*** Opening of Supplied information ***

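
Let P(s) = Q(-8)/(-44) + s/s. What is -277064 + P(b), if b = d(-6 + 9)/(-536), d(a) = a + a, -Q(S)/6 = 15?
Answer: -6095341/22 ≈ -2.7706e+5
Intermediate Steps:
Q(S) = -90 (Q(S) = -6*15 = -90)
d(a) = 2*a
b = -3/268 (b = (2*(-6 + 9))/(-536) = (2*3)*(-1/536) = 6*(-1/536) = -3/268 ≈ -0.011194)
P(s) = 67/22 (P(s) = -90/(-44) + s/s = -90*(-1/44) + 1 = 45/22 + 1 = 67/22)
-277064 + P(b) = -277064 + 67/22 = -6095341/22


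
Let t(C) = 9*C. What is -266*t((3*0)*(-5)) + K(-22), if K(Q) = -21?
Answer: -21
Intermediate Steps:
-266*t((3*0)*(-5)) + K(-22) = -2394*(3*0)*(-5) - 21 = -2394*0*(-5) - 21 = -2394*0 - 21 = -266*0 - 21 = 0 - 21 = -21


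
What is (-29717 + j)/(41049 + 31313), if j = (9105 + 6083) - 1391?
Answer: -7960/36181 ≈ -0.22001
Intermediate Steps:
j = 13797 (j = 15188 - 1391 = 13797)
(-29717 + j)/(41049 + 31313) = (-29717 + 13797)/(41049 + 31313) = -15920/72362 = -15920*1/72362 = -7960/36181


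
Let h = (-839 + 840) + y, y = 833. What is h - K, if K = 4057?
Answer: -3223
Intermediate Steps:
h = 834 (h = (-839 + 840) + 833 = 1 + 833 = 834)
h - K = 834 - 1*4057 = 834 - 4057 = -3223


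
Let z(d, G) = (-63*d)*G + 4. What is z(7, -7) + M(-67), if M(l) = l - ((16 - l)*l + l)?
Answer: 8652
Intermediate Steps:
z(d, G) = 4 - 63*G*d (z(d, G) = -63*G*d + 4 = 4 - 63*G*d)
M(l) = -l*(16 - l) (M(l) = l - (l*(16 - l) + l) = l - (l + l*(16 - l)) = l + (-l - l*(16 - l)) = -l*(16 - l))
z(7, -7) + M(-67) = (4 - 63*(-7)*7) - 67*(-16 - 67) = (4 + 3087) - 67*(-83) = 3091 + 5561 = 8652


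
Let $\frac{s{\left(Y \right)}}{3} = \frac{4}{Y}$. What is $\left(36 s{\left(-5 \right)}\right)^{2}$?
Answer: $\frac{186624}{25} \approx 7465.0$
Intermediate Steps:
$s{\left(Y \right)} = \frac{12}{Y}$ ($s{\left(Y \right)} = 3 \frac{4}{Y} = \frac{12}{Y}$)
$\left(36 s{\left(-5 \right)}\right)^{2} = \left(36 \frac{12}{-5}\right)^{2} = \left(36 \cdot 12 \left(- \frac{1}{5}\right)\right)^{2} = \left(36 \left(- \frac{12}{5}\right)\right)^{2} = \left(- \frac{432}{5}\right)^{2} = \frac{186624}{25}$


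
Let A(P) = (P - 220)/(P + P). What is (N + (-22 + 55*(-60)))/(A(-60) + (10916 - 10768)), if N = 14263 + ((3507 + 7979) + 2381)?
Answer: 74424/451 ≈ 165.02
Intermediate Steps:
A(P) = (-220 + P)/(2*P) (A(P) = (-220 + P)/((2*P)) = (-220 + P)*(1/(2*P)) = (-220 + P)/(2*P))
N = 28130 (N = 14263 + (11486 + 2381) = 14263 + 13867 = 28130)
(N + (-22 + 55*(-60)))/(A(-60) + (10916 - 10768)) = (28130 + (-22 + 55*(-60)))/((½)*(-220 - 60)/(-60) + (10916 - 10768)) = (28130 + (-22 - 3300))/((½)*(-1/60)*(-280) + 148) = (28130 - 3322)/(7/3 + 148) = 24808/(451/3) = 24808*(3/451) = 74424/451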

*** Close of Supplied information ***

The entries shown above must be restated word for word.

__Response for this exercise__.
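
Let P(s) = Q(-8)/(-44) + s/s. What is -277064 + P(b), if b = d(-6 + 9)/(-536), d(a) = a + a, -Q(S)/6 = 15?
Answer: -6095341/22 ≈ -2.7706e+5
Intermediate Steps:
Q(S) = -90 (Q(S) = -6*15 = -90)
d(a) = 2*a
b = -3/268 (b = (2*(-6 + 9))/(-536) = (2*3)*(-1/536) = 6*(-1/536) = -3/268 ≈ -0.011194)
P(s) = 67/22 (P(s) = -90/(-44) + s/s = -90*(-1/44) + 1 = 45/22 + 1 = 67/22)
-277064 + P(b) = -277064 + 67/22 = -6095341/22


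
Let t(C) = 9*C. What is -266*t((3*0)*(-5)) + K(-22), if K(Q) = -21?
Answer: -21
Intermediate Steps:
-266*t((3*0)*(-5)) + K(-22) = -2394*(3*0)*(-5) - 21 = -2394*0*(-5) - 21 = -2394*0 - 21 = -266*0 - 21 = 0 - 21 = -21


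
What is (-29717 + j)/(41049 + 31313), if j = (9105 + 6083) - 1391?
Answer: -7960/36181 ≈ -0.22001
Intermediate Steps:
j = 13797 (j = 15188 - 1391 = 13797)
(-29717 + j)/(41049 + 31313) = (-29717 + 13797)/(41049 + 31313) = -15920/72362 = -15920*1/72362 = -7960/36181


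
Let h = (-839 + 840) + y, y = 833. What is h - K, if K = 4057?
Answer: -3223
Intermediate Steps:
h = 834 (h = (-839 + 840) + 833 = 1 + 833 = 834)
h - K = 834 - 1*4057 = 834 - 4057 = -3223


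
Let z(d, G) = (-63*d)*G + 4. What is z(7, -7) + M(-67), if M(l) = l - ((16 - l)*l + l)?
Answer: 8652
Intermediate Steps:
z(d, G) = 4 - 63*G*d (z(d, G) = -63*G*d + 4 = 4 - 63*G*d)
M(l) = -l*(16 - l) (M(l) = l - (l*(16 - l) + l) = l - (l + l*(16 - l)) = l + (-l - l*(16 - l)) = -l*(16 - l))
z(7, -7) + M(-67) = (4 - 63*(-7)*7) - 67*(-16 - 67) = (4 + 3087) - 67*(-83) = 3091 + 5561 = 8652


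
Let $\frac{s{\left(Y \right)}}{3} = \frac{4}{Y}$. What is $\left(36 s{\left(-5 \right)}\right)^{2}$?
Answer: $\frac{186624}{25} \approx 7465.0$
Intermediate Steps:
$s{\left(Y \right)} = \frac{12}{Y}$ ($s{\left(Y \right)} = 3 \frac{4}{Y} = \frac{12}{Y}$)
$\left(36 s{\left(-5 \right)}\right)^{2} = \left(36 \frac{12}{-5}\right)^{2} = \left(36 \cdot 12 \left(- \frac{1}{5}\right)\right)^{2} = \left(36 \left(- \frac{12}{5}\right)\right)^{2} = \left(- \frac{432}{5}\right)^{2} = \frac{186624}{25}$


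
Let A(P) = (P - 220)/(P + P). What is (N + (-22 + 55*(-60)))/(A(-60) + (10916 - 10768)), if N = 14263 + ((3507 + 7979) + 2381)?
Answer: 74424/451 ≈ 165.02
Intermediate Steps:
A(P) = (-220 + P)/(2*P) (A(P) = (-220 + P)/((2*P)) = (-220 + P)*(1/(2*P)) = (-220 + P)/(2*P))
N = 28130 (N = 14263 + (11486 + 2381) = 14263 + 13867 = 28130)
(N + (-22 + 55*(-60)))/(A(-60) + (10916 - 10768)) = (28130 + (-22 + 55*(-60)))/((½)*(-220 - 60)/(-60) + (10916 - 10768)) = (28130 + (-22 - 3300))/((½)*(-1/60)*(-280) + 148) = (28130 - 3322)/(7/3 + 148) = 24808/(451/3) = 24808*(3/451) = 74424/451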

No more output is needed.